#### WORK TO COMPLETE:
Reproduce the records precisely. Every line should be included.

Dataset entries
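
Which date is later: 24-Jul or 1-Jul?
24-Jul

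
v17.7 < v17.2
False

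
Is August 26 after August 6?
Yes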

#### RESULT:
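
Which date is later: 24-Jul or 1-Jul?
24-Jul

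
v17.7 < v17.2
False

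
Is August 26 after August 6?
Yes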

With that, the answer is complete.